-- TASK TO CARRY OUT --
Please copy each line of the listing that includes the string "direction".

-- RECORD SET --
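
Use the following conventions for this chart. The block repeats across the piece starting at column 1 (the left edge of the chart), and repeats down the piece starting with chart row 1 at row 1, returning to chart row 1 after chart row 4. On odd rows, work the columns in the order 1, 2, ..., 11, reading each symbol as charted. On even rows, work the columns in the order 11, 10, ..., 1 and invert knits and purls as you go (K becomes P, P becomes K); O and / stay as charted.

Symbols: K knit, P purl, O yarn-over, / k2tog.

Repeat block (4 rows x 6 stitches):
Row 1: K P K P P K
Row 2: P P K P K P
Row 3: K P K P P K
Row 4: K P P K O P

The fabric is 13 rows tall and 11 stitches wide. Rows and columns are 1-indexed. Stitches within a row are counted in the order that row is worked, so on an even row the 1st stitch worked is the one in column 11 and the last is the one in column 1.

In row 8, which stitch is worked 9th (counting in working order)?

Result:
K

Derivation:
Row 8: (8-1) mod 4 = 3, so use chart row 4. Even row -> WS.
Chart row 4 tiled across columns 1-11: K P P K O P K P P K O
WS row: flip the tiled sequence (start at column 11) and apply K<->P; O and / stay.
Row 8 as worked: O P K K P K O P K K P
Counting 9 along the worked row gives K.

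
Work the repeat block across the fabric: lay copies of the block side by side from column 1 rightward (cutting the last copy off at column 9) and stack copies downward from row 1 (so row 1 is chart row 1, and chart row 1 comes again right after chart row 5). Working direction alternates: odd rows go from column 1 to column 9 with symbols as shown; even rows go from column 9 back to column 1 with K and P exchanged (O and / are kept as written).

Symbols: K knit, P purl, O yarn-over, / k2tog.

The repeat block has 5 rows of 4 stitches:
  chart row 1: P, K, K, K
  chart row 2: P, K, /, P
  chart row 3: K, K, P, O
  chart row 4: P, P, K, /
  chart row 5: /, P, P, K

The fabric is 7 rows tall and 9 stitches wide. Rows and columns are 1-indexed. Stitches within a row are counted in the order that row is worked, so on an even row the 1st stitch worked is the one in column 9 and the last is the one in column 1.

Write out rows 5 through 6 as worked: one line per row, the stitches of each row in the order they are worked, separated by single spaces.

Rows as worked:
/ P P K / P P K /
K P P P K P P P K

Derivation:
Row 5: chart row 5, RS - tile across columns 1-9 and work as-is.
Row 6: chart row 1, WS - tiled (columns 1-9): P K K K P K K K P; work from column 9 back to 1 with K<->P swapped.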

...

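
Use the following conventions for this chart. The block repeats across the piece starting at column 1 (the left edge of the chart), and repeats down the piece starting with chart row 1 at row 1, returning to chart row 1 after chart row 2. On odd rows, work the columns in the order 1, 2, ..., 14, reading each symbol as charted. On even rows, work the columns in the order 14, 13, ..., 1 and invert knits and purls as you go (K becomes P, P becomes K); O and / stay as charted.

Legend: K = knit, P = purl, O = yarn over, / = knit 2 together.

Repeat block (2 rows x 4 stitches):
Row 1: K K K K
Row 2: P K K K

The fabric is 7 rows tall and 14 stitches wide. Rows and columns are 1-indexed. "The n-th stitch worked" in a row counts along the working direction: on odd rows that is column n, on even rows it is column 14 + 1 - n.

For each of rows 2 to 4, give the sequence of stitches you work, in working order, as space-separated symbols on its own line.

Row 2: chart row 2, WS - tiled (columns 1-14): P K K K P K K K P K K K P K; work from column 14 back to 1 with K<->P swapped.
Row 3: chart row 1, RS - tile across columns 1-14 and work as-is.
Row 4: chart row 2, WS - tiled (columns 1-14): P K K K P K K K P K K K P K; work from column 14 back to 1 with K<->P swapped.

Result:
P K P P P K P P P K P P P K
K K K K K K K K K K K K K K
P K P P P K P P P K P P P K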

--

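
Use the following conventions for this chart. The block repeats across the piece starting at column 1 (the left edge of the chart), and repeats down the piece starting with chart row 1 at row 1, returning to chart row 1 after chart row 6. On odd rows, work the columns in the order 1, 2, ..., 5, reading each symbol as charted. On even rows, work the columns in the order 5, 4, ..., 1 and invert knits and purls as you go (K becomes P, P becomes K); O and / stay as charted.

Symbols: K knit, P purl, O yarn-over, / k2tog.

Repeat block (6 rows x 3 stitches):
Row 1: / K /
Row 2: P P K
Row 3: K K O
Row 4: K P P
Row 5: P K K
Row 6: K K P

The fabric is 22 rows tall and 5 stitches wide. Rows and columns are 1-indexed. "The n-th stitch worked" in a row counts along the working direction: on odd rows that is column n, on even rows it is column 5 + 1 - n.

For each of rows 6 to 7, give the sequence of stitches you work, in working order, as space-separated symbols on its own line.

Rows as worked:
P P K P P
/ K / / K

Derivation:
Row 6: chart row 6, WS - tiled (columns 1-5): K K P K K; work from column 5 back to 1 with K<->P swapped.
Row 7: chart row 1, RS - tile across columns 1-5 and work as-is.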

-- OUTPUT FOR THIS TASK --
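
Work the repeat block across the fabric: lay copies of the block side by side from column 1 rightward (cutting the last copy off at column 9) and stack copies downward from row 1 (so row 1 is chart row 1, and chart row 1 comes again right after chart row 5). Working direction alternates: odd rows go from column 1 to column 9 with symbols as shown; even rows go from column 9 back to column 1 with K and P exchanged (O and / are kept as written).
The fabric is 7 rows tall and 14 stitches wide. Rows and columns are 1-indexed. "The n-th stitch worked" in a row counts along the working direction: on odd rows that is column n, on even rows it is column 14 + 1 - n.
The fabric is 22 rows tall and 5 stitches wide. Rows and columns are 1-indexed. "The n-th stitch worked" in a row counts along the working direction: on odd rows that is column n, on even rows it is column 5 + 1 - n.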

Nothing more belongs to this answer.